— Source records —

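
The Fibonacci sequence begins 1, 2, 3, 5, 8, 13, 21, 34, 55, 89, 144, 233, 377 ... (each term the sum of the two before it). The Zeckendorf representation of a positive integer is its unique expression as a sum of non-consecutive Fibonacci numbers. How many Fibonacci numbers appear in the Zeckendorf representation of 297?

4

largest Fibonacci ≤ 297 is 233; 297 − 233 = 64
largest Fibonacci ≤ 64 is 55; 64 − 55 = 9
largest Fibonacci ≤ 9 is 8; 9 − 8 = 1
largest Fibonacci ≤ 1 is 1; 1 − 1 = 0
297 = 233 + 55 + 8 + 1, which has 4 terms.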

— Exercise directions —
All of the material is to be copied word for word.

— Reply to the task —
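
The Fibonacci sequence begins 1, 2, 3, 5, 8, 13, 21, 34, 55, 89, 144, 233, 377 ... (each term the sum of the two before it). The Zeckendorf representation of a positive integer is its unique expression as a sum of non-consecutive Fibonacci numbers. How many Fibonacci numbers appear in the Zeckendorf representation of 297?

4

largest Fibonacci ≤ 297 is 233; 297 − 233 = 64
largest Fibonacci ≤ 64 is 55; 64 − 55 = 9
largest Fibonacci ≤ 9 is 8; 9 − 8 = 1
largest Fibonacci ≤ 1 is 1; 1 − 1 = 0
297 = 233 + 55 + 8 + 1, which has 4 terms.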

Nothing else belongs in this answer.